BEGIN Source records

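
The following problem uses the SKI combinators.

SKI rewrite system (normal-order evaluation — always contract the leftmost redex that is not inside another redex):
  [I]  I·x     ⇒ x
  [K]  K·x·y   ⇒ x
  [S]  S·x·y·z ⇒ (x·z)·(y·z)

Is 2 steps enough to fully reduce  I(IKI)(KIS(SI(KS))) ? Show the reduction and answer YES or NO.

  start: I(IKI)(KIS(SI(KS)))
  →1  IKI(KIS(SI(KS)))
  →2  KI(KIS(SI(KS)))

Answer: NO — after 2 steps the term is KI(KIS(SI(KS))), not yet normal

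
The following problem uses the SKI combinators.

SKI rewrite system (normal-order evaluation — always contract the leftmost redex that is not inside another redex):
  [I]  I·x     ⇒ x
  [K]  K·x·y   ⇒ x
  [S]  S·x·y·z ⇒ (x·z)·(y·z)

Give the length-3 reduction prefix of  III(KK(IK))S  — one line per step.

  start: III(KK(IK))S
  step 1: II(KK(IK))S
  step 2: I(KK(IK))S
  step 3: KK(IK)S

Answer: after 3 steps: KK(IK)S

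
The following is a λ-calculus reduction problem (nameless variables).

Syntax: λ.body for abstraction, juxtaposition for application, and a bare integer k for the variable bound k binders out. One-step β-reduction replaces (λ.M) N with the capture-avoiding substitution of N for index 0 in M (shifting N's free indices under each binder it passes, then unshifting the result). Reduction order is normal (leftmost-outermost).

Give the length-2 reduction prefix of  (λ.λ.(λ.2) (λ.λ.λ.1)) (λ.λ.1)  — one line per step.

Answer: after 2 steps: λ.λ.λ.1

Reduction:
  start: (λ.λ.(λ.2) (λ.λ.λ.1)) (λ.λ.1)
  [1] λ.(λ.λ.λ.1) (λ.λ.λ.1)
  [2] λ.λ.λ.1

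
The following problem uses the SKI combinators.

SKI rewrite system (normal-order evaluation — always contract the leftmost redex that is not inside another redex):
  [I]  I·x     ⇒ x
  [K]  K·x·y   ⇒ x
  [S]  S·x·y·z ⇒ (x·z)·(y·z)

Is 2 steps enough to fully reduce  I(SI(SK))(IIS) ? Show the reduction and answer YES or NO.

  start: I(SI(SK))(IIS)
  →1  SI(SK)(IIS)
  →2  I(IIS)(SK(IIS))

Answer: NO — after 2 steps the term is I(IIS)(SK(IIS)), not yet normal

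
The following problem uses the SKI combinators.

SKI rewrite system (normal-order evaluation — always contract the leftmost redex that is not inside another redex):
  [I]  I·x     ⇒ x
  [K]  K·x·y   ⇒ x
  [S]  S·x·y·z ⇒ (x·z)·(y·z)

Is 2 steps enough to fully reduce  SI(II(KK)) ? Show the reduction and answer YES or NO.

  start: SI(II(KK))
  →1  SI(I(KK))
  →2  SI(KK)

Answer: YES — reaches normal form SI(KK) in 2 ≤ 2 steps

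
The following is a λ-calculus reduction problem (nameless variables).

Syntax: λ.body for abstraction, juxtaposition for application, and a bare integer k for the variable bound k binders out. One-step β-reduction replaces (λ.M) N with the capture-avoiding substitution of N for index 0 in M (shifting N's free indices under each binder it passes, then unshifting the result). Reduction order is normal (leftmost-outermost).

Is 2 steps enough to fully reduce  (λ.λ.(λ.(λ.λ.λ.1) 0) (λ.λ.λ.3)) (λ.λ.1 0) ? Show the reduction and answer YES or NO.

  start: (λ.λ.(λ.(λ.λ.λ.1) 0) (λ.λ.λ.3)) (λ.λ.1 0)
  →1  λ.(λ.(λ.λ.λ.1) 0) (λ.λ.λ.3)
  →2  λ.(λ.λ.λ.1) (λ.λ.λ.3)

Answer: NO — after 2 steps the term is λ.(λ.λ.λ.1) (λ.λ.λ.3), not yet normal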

END Source records
BEGIN Source records

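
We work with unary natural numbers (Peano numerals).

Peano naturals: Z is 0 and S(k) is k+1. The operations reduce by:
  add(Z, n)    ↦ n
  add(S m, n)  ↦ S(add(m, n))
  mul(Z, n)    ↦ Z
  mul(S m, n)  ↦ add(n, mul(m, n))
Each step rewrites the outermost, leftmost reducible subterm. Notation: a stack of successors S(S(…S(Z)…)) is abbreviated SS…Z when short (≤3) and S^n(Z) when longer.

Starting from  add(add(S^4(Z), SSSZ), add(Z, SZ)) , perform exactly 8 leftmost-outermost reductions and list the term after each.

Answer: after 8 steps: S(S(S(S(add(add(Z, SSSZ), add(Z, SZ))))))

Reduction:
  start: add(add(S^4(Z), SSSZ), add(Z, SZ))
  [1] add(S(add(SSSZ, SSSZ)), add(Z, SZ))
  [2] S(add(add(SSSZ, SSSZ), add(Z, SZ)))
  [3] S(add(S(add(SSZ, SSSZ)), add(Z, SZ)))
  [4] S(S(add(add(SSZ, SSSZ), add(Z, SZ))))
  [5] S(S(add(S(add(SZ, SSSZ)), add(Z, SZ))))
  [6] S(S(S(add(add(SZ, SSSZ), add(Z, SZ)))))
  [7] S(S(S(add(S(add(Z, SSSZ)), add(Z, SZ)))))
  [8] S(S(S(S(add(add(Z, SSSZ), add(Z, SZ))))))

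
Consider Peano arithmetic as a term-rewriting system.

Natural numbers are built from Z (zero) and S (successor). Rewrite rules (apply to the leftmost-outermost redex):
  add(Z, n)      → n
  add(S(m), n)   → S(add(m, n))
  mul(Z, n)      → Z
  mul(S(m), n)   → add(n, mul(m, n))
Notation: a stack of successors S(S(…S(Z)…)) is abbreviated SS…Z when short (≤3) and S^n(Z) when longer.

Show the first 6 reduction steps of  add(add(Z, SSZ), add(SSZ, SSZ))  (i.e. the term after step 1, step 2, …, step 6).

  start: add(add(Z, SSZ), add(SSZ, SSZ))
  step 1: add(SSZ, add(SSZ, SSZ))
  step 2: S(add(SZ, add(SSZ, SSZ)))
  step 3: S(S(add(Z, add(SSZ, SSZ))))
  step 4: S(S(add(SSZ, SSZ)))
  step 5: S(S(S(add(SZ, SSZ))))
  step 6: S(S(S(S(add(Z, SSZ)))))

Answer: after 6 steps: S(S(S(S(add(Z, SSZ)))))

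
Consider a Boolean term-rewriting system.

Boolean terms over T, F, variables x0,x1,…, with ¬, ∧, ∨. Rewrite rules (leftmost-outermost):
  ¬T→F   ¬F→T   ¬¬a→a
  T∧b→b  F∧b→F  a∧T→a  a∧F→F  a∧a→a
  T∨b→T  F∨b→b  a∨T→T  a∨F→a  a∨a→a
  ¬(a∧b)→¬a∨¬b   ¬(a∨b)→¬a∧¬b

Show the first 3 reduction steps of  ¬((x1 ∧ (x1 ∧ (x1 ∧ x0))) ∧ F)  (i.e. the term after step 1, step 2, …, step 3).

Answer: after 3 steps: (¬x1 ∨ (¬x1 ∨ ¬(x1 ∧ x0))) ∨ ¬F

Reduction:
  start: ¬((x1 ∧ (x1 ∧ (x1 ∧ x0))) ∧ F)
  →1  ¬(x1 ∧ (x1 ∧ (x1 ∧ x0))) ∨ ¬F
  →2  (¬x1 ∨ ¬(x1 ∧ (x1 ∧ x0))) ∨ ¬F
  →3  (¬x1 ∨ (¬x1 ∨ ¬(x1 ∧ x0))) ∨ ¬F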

END Source records

Exercise brief
Using the data above, copy each line that contains "successors".

Expected answer
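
Each step rewrites the outermost, leftmost reducible subterm. Notation: a stack of successors S(S(…S(Z)…)) is abbreviated SS…Z when short (≤3) and S^n(Z) when longer.
Notation: a stack of successors S(S(…S(Z)…)) is abbreviated SS…Z when short (≤3) and S^n(Z) when longer.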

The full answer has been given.